WHAT TO WORK ON: For the entries below, the expected answer is the line with "17 -> Group A", the line with "[color: green, count: 12, weight: 5]", and every line between them, exactly as written, and nothing more.

==== PROVIDED RECORDS ====

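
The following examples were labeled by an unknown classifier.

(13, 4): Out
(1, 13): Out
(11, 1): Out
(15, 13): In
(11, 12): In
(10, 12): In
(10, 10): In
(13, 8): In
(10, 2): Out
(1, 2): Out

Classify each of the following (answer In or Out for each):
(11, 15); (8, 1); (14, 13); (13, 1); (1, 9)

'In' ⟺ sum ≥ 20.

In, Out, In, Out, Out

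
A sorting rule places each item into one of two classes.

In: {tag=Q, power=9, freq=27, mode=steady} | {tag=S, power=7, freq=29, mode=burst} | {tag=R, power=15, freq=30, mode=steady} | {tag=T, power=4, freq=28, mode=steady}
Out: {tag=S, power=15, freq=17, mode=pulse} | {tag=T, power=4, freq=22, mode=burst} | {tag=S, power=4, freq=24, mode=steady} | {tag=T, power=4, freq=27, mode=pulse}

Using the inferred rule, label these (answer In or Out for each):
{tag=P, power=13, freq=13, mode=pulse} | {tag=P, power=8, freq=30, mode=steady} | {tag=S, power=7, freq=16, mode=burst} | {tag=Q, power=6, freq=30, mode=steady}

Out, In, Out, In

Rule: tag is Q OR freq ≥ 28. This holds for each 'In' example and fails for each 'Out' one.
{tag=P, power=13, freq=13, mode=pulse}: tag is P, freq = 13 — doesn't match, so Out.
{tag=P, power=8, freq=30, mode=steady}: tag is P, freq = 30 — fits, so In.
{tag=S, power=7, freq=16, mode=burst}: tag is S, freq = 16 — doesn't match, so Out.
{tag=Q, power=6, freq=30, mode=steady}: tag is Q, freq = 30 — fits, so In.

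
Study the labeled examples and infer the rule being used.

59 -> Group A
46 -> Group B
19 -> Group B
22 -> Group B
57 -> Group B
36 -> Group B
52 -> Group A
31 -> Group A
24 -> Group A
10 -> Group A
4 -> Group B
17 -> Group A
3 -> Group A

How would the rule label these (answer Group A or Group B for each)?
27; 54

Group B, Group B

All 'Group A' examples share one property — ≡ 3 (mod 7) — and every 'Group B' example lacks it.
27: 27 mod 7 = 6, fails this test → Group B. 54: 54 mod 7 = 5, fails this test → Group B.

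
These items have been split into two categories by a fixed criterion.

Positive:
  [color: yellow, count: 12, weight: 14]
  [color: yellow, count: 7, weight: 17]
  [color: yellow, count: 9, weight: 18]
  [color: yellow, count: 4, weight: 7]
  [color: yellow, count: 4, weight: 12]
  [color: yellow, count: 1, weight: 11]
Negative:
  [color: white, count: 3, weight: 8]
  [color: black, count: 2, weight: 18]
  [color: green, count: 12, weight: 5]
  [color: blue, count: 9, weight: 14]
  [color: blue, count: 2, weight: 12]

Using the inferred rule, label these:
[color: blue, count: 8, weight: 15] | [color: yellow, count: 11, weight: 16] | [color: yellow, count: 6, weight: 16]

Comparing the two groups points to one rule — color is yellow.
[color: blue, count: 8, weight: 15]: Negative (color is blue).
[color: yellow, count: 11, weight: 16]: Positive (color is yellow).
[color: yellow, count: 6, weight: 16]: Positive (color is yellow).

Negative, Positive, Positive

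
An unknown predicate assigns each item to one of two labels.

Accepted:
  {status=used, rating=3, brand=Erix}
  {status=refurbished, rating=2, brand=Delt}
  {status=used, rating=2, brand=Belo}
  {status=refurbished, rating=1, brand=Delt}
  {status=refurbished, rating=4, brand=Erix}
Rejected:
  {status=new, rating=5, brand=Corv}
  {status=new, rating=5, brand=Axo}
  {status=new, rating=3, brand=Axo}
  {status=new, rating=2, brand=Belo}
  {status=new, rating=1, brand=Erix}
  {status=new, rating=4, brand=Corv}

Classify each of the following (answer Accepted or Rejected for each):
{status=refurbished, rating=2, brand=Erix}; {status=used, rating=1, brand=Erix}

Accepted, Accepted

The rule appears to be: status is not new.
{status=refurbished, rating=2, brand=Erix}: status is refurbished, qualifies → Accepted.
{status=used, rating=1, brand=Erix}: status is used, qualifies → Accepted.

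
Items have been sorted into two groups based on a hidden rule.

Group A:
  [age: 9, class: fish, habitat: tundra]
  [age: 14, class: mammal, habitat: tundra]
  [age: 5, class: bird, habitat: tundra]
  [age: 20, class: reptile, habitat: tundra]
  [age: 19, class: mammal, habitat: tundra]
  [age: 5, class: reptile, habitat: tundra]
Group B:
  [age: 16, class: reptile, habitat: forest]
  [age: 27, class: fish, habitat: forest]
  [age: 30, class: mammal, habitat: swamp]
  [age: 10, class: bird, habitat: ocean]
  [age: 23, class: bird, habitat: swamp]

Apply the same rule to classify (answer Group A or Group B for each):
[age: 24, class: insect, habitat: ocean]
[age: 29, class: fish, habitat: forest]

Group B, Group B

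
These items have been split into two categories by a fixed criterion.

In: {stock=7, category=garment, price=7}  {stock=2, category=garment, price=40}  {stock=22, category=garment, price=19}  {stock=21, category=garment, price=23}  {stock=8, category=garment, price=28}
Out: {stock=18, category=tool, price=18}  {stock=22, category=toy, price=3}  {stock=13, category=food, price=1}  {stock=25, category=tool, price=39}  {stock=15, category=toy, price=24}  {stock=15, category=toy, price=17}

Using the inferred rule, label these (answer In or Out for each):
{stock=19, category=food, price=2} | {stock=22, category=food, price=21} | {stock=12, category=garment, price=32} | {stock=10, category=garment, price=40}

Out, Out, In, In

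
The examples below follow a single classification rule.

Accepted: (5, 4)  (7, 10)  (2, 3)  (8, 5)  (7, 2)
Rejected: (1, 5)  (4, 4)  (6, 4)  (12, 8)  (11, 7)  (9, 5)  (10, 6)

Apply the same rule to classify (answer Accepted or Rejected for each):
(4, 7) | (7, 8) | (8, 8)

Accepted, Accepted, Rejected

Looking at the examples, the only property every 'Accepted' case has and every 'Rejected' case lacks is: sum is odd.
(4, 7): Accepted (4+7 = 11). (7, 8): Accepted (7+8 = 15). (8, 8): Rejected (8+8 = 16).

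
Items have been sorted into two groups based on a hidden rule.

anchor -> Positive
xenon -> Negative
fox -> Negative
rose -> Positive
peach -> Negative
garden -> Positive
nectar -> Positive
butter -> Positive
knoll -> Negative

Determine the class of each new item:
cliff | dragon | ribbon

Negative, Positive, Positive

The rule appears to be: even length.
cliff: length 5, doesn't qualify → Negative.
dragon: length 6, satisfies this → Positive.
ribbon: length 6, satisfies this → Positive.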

====

COMPLETED EXERCISE:
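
17 -> Group A
3 -> Group A

How would the rule label these (answer Group A or Group B for each)?
27; 54

Group B, Group B

All 'Group A' examples share one property — ≡ 3 (mod 7) — and every 'Group B' example lacks it.
27: 27 mod 7 = 6, fails this test → Group B. 54: 54 mod 7 = 5, fails this test → Group B.

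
These items have been split into two categories by a fixed criterion.

Positive:
  [color: yellow, count: 12, weight: 14]
  [color: yellow, count: 7, weight: 17]
  [color: yellow, count: 9, weight: 18]
  [color: yellow, count: 4, weight: 7]
  [color: yellow, count: 4, weight: 12]
  [color: yellow, count: 1, weight: 11]
Negative:
  [color: white, count: 3, weight: 8]
  [color: black, count: 2, weight: 18]
  [color: green, count: 12, weight: 5]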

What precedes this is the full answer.